** WHAT THIS TASK INVOLVES **
Could you print the entries below exactly, starting at the line that contains "A photographer is" and stopping after the last one?

PROVIDED DATA START

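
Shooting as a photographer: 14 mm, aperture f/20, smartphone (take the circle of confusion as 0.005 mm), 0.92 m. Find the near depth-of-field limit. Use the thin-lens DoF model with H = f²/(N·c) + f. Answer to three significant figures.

Hyperfocal distance H = f²/(N·c) + f = 14²/(20 × 0.005) + 14 = 196/0.1 + 14 ≈ 1974.0 mm ≈ 1.974 m.
Near limit Dn = s·(H − f)/(H + s − 2f) = 920 × (1974.0 − 14) / (1974.0 + 920 − 2 × 14) = 920 × 1960.0 / 2866.0 ≈ 629.17 mm ≈ 0.629 m.

0.629 m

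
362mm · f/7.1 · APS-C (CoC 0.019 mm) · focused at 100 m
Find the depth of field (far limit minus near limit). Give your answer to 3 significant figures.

20.7 m

Hyperfocal distance H = f²/(N·c) + f = 362²/(7.1 × 0.019) + 362 = 131044/0.1349 + 362 ≈ 971777.9 mm ≈ 971.8 m.
Near limit Dn = s·(H − f)/(H + s − 2f) = 100000 × (971777.9 − 362) / (971777.9 + 100000 − 2 × 362) = 100000 × 971415.9 / 1071053.9 ≈ 90697 mm.
Far limit Df = s·(H − f)/(H − s) = 100000 × (971777.9 − 362) / (971777.9 − 100000) = 100000 × 971415.9 / 871777.9 ≈ 111429 mm.
Depth of field = Df − Dn = 111429 − 90697 ≈ 20732 mm ≈ 20.7 m.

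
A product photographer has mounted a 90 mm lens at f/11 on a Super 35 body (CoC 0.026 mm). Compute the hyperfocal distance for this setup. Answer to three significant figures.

28.4 m

Hyperfocal distance H = f²/(N·c) + f = 90²/(11 × 0.026) + 90 = 8100/0.286 + 90 ≈ 28411.7 mm ≈ 28.4 m.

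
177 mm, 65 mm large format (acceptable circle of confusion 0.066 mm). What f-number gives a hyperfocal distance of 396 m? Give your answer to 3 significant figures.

Rearrange H = f²/(N·c) + f for N: N = f² / ((H − f)·c).
N = 177² / ((396000 − 177) × 0.066) = 31329 / 26124 ≈ 1.20.

f/1.20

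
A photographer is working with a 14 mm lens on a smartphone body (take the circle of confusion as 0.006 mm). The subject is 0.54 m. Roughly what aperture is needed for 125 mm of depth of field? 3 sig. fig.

f/7.09

Write h = H − f = f²/(N·c). The thin-lens limits are Dn = s·h/(h + (s−f)) and Df = s·h/(h − (s−f)), so DoF = Df − Dn = 2·s·(s−f)·h / (h² − (s−f)²).
That is a quadratic in h: DoF·h² − 2·s·(s−f)·h − DoF·(s−f)² = 0 ⇒ h = (s−f)·(s + √(s² + DoF²)) / DoF = 526 × (540 + √(540² + 125²)) / 125 = 526 × (540 + 554.279) / 125 ≈ 4604.7 mm.
Then N = f²/(c·h) = 14² / (0.006 × 4604.7) = 196 / 27.628 ≈ 7.09.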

PROVIDED DATA END

** SOLUTION **
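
A photographer is working with a 14 mm lens on a smartphone body (take the circle of confusion as 0.006 mm). The subject is 0.54 m. Roughly what aperture is needed for 125 mm of depth of field? 3 sig. fig.

f/7.09

Write h = H − f = f²/(N·c). The thin-lens limits are Dn = s·h/(h + (s−f)) and Df = s·h/(h − (s−f)), so DoF = Df − Dn = 2·s·(s−f)·h / (h² − (s−f)²).
That is a quadratic in h: DoF·h² − 2·s·(s−f)·h − DoF·(s−f)² = 0 ⇒ h = (s−f)·(s + √(s² + DoF²)) / DoF = 526 × (540 + √(540² + 125²)) / 125 = 526 × (540 + 554.279) / 125 ≈ 4604.7 mm.
Then N = f²/(c·h) = 14² / (0.006 × 4604.7) = 196 / 27.628 ≈ 7.09.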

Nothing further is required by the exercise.